──────── Data for this task

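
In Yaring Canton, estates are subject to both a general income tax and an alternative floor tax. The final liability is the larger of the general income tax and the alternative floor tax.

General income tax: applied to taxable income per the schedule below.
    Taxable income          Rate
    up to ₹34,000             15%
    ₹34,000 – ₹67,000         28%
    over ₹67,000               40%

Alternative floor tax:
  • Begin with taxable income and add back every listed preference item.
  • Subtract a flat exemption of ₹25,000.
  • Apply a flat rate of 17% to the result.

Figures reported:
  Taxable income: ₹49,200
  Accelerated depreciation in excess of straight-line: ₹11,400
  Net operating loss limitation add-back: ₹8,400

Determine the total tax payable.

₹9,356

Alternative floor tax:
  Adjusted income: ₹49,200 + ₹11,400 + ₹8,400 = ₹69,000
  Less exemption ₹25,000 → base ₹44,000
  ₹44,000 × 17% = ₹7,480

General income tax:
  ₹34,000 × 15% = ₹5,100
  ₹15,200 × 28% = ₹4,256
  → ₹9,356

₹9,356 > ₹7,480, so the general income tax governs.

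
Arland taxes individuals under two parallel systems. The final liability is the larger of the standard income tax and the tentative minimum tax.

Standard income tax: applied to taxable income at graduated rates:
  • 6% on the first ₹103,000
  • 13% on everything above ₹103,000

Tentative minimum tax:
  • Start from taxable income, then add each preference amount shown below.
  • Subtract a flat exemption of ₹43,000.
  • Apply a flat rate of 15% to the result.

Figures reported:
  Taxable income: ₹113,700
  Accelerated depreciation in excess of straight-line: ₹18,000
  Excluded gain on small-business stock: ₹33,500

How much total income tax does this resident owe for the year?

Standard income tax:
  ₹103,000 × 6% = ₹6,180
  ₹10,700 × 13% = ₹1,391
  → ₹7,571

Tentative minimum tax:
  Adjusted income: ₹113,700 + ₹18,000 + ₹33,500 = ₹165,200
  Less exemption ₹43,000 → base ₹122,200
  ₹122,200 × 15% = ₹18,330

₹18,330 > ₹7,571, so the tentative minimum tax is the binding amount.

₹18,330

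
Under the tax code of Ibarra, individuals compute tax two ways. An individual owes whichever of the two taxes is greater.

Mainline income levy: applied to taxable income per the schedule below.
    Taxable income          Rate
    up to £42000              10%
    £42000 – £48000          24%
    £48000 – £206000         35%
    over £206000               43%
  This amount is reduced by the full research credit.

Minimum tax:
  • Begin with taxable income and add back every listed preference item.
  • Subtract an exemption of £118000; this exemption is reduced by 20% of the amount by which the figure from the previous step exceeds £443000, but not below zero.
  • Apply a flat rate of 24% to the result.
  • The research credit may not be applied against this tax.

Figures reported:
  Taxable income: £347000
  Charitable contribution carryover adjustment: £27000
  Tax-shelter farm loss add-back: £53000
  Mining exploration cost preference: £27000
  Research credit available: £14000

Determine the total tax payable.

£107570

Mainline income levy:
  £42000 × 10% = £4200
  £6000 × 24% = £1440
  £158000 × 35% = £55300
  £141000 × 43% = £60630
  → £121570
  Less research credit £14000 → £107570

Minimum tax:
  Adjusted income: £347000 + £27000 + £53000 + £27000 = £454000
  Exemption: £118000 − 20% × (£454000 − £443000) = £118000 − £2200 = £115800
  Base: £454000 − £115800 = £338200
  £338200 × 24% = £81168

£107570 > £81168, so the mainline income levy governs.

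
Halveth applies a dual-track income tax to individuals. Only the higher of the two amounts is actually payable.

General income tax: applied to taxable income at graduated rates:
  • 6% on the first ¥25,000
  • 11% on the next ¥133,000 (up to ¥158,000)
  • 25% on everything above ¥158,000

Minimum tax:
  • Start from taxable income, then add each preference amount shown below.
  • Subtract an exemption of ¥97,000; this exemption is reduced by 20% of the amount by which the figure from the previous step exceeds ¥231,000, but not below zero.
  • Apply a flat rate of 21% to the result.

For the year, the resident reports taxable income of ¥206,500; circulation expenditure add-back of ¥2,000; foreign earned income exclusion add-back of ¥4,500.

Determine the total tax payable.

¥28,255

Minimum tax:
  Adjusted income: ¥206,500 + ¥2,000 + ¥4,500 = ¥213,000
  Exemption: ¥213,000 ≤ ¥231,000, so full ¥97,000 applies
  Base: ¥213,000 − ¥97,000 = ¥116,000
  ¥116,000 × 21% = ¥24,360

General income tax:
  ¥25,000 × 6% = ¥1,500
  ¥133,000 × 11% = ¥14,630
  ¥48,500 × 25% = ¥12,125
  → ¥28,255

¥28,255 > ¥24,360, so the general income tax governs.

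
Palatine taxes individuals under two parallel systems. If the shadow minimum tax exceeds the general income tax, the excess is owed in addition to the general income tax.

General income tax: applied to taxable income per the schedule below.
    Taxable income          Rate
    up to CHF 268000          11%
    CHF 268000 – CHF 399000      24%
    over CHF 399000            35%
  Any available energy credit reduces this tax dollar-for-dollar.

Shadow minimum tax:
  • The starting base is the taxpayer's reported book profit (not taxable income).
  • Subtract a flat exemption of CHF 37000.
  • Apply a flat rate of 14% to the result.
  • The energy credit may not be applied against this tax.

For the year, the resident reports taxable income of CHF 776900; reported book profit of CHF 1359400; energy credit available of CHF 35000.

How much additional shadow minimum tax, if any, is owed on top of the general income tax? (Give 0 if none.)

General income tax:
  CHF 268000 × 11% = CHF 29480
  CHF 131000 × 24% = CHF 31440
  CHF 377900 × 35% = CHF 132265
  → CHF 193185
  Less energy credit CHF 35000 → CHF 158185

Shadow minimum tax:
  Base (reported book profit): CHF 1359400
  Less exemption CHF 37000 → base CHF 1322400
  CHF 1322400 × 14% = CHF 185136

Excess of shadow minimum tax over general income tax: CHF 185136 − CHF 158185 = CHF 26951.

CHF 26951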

────────────────
──────── Data for this task

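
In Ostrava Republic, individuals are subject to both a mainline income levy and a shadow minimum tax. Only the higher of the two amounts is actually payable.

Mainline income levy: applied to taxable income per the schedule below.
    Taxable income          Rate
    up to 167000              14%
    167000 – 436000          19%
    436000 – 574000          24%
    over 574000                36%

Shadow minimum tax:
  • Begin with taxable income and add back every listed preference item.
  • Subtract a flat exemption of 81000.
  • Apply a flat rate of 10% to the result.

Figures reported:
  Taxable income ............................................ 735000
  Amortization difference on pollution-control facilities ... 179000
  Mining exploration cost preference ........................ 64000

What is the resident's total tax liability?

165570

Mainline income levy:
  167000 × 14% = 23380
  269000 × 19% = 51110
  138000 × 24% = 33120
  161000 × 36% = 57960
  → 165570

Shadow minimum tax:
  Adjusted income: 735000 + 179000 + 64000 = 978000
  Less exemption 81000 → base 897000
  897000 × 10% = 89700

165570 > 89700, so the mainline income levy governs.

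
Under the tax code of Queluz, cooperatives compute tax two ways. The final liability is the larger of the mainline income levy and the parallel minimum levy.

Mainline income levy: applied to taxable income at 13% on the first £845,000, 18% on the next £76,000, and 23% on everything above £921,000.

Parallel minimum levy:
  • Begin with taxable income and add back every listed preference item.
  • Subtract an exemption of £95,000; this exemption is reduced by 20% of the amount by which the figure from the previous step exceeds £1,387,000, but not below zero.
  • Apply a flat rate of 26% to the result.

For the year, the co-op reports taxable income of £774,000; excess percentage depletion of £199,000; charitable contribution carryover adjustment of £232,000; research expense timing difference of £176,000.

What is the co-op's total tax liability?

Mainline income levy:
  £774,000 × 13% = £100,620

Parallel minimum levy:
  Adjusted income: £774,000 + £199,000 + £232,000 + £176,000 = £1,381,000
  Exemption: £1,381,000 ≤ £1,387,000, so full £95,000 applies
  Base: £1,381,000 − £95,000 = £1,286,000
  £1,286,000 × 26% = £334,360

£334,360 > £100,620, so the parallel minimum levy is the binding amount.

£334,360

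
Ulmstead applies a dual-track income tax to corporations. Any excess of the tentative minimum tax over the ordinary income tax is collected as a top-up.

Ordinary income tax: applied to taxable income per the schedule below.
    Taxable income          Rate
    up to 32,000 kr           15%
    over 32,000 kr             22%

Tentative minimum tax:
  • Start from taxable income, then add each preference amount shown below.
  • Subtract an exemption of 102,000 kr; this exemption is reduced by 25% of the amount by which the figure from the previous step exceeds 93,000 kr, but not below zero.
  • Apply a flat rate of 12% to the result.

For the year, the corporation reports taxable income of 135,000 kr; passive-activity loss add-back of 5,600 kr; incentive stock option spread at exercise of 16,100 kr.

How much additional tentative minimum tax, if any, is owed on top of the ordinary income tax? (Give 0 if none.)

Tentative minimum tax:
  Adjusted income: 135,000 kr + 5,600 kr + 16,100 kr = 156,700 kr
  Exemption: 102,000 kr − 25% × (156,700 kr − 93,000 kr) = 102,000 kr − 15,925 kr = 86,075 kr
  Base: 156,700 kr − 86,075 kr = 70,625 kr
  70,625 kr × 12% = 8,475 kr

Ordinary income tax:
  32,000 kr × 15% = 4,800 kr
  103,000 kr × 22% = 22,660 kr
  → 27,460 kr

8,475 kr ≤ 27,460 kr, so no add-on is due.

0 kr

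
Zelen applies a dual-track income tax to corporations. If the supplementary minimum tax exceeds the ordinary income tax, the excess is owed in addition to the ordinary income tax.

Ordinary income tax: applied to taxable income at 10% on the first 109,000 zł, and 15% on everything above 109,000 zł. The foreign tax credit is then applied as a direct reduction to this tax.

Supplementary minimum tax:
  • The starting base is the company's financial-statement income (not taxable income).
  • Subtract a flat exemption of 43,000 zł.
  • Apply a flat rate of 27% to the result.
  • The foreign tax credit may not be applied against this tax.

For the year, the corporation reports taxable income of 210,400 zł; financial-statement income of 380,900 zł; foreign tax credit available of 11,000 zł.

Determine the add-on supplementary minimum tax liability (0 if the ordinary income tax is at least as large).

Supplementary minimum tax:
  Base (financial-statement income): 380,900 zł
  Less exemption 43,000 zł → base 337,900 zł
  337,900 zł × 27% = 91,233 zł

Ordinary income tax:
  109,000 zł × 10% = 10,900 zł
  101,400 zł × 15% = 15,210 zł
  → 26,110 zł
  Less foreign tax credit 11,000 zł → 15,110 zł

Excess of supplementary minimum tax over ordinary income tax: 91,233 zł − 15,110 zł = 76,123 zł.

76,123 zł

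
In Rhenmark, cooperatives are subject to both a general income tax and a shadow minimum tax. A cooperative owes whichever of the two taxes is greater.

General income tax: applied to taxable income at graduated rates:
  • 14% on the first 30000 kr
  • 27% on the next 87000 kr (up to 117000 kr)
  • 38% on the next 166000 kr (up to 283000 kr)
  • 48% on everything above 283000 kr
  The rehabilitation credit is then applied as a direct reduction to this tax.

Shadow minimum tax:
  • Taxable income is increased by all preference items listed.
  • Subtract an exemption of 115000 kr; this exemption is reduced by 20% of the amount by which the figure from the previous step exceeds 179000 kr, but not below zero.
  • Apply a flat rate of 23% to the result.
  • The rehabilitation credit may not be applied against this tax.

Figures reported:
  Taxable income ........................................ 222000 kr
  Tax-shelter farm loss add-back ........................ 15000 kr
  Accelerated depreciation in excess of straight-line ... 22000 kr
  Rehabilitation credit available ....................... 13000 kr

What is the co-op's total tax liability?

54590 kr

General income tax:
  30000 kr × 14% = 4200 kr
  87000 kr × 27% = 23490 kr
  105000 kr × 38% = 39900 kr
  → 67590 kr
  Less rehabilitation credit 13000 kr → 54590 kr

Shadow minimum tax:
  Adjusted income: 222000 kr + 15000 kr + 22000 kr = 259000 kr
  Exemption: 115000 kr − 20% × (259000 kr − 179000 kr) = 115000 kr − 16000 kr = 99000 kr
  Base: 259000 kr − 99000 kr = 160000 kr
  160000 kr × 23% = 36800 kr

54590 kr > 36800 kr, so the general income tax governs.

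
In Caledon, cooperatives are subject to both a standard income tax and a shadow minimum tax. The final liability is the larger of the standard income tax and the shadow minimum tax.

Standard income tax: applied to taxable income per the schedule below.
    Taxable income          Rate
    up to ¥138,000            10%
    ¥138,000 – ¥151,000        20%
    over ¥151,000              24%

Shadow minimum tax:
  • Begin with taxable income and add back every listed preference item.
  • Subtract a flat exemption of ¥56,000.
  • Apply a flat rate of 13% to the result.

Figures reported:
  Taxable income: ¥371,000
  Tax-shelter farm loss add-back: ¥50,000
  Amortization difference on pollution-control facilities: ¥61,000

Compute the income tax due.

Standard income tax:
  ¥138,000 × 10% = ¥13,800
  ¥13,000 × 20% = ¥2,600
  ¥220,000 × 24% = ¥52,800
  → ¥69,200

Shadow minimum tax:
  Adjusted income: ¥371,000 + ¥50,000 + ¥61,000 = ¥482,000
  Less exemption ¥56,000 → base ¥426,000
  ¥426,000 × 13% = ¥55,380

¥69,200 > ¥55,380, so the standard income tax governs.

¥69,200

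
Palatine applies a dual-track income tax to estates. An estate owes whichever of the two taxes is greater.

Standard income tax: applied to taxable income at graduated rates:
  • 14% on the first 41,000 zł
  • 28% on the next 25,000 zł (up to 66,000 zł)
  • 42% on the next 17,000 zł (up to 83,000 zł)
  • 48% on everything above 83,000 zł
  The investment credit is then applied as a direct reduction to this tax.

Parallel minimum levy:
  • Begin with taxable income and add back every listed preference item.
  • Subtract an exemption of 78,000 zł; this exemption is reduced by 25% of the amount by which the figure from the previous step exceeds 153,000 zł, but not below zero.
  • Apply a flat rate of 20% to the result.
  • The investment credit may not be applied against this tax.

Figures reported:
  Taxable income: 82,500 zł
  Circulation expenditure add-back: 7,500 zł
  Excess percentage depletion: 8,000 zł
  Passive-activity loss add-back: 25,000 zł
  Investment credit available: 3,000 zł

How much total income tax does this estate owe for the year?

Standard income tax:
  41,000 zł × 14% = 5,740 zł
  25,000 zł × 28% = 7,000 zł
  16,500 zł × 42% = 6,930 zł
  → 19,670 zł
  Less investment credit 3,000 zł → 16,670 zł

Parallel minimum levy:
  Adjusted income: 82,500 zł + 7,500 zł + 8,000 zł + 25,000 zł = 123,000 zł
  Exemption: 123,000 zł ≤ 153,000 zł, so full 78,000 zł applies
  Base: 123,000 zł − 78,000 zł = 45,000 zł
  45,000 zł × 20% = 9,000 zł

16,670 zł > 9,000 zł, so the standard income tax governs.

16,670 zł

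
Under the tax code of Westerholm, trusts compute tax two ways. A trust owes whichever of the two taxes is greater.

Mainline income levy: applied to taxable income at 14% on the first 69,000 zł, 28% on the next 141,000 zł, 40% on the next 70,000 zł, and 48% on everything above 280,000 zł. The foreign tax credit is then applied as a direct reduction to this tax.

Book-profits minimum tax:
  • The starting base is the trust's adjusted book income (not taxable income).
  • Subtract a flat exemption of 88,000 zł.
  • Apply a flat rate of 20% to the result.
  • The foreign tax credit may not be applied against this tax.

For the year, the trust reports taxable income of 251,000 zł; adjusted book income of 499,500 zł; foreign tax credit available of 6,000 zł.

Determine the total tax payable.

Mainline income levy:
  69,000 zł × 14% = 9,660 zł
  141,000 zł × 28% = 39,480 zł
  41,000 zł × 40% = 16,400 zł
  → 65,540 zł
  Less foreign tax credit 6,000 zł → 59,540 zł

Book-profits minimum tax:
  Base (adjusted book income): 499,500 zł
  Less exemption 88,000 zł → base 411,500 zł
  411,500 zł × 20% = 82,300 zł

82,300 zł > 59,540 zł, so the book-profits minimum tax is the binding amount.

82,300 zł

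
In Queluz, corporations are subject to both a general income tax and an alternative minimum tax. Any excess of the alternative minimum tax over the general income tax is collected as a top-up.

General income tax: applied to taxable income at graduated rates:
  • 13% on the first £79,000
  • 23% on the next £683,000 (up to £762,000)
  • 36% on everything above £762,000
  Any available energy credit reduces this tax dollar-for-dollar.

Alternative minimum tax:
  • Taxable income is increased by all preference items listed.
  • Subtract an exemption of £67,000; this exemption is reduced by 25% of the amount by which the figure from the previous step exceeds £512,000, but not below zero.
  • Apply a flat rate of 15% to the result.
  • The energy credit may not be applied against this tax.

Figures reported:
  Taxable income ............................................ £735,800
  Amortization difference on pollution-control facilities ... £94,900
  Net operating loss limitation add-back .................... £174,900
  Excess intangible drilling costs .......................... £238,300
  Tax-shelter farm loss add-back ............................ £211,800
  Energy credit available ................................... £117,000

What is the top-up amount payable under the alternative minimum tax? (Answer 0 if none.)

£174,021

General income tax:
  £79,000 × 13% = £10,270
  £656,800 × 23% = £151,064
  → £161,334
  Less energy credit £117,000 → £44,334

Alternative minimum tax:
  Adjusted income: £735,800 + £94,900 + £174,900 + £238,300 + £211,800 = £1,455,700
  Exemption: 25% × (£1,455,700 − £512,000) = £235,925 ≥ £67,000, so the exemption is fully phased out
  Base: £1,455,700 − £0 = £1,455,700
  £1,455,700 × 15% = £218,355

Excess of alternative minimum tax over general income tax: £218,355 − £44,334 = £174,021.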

────────────────
──────── Data for this task

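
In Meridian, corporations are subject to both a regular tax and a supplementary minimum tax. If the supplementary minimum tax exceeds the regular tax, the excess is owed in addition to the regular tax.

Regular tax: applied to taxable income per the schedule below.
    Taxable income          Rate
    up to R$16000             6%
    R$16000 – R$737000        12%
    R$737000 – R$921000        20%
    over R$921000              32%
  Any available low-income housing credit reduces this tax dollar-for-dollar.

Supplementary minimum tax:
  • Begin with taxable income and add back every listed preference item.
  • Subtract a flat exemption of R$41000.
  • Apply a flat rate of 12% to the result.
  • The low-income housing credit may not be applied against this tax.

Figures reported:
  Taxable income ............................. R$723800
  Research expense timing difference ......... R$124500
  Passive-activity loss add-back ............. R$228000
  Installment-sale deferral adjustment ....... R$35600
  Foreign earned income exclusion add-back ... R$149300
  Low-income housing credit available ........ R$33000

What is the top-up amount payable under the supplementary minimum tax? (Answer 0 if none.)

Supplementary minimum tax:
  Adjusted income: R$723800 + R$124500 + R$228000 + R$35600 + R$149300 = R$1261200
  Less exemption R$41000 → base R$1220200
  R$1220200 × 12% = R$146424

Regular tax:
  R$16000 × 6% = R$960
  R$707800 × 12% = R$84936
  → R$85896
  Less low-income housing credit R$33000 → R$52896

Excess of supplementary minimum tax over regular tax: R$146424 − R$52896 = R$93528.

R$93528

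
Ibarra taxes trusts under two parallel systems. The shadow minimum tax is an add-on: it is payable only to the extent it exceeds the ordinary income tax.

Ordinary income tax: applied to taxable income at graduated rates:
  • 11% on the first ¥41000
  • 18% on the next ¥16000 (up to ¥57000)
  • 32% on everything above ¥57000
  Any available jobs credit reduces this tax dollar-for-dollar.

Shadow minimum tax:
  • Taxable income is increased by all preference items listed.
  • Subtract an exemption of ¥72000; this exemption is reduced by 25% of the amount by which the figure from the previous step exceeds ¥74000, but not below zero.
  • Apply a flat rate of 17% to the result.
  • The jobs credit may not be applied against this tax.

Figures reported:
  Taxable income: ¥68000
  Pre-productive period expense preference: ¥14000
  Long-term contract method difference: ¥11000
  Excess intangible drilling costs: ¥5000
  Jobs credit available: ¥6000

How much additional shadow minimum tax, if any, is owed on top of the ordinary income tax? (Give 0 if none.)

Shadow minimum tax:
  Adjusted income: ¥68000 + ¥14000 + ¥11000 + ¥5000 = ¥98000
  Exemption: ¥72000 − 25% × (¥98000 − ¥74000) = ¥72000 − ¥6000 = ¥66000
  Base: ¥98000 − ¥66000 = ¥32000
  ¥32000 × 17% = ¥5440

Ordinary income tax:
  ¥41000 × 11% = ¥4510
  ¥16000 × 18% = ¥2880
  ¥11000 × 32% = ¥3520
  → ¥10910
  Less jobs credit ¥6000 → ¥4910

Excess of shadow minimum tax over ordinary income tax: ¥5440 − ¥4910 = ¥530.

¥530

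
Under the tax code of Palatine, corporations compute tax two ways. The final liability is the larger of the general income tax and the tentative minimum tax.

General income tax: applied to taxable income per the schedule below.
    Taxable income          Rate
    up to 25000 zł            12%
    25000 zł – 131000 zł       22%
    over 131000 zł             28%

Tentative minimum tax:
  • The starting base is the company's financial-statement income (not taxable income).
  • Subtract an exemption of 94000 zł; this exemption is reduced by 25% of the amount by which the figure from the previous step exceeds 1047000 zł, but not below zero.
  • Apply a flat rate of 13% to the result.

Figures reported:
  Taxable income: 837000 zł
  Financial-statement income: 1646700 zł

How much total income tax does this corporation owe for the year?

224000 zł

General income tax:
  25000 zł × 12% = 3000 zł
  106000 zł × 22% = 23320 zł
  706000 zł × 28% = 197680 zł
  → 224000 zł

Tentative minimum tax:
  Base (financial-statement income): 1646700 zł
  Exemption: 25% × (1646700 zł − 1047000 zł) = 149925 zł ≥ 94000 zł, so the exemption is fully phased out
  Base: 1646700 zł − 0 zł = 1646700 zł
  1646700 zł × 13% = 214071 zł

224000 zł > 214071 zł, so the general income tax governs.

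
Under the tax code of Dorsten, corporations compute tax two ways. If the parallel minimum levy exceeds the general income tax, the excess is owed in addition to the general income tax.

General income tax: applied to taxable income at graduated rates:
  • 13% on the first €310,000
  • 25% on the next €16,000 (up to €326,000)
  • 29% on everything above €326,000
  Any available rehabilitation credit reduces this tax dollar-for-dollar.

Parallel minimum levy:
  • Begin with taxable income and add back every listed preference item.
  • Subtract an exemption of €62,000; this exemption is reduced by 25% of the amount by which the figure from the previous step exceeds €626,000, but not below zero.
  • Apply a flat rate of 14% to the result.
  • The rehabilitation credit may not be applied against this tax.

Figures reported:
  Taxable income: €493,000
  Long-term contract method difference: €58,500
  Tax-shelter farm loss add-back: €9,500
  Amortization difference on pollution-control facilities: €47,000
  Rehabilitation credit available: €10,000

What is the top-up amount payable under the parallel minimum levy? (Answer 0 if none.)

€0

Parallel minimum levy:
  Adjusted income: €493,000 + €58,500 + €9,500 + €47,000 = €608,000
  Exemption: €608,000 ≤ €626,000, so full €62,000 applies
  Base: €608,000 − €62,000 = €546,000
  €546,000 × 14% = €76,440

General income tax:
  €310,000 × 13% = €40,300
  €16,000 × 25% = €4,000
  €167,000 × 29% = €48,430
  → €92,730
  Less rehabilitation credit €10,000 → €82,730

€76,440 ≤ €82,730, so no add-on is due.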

────────────────

* **What needs to be done**
From the entries above, pull out each line that includes "systems".

* **Solution**
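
Arland taxes individuals under two parallel systems. The final liability is the larger of the standard income tax and the tentative minimum tax.
Palatine taxes individuals under two parallel systems. If the shadow minimum tax exceeds the general income tax, the excess is owed in addition to the general income tax.
Ibarra taxes trusts under two parallel systems. The shadow minimum tax is an add-on: it is payable only to the extent it exceeds the ordinary income tax.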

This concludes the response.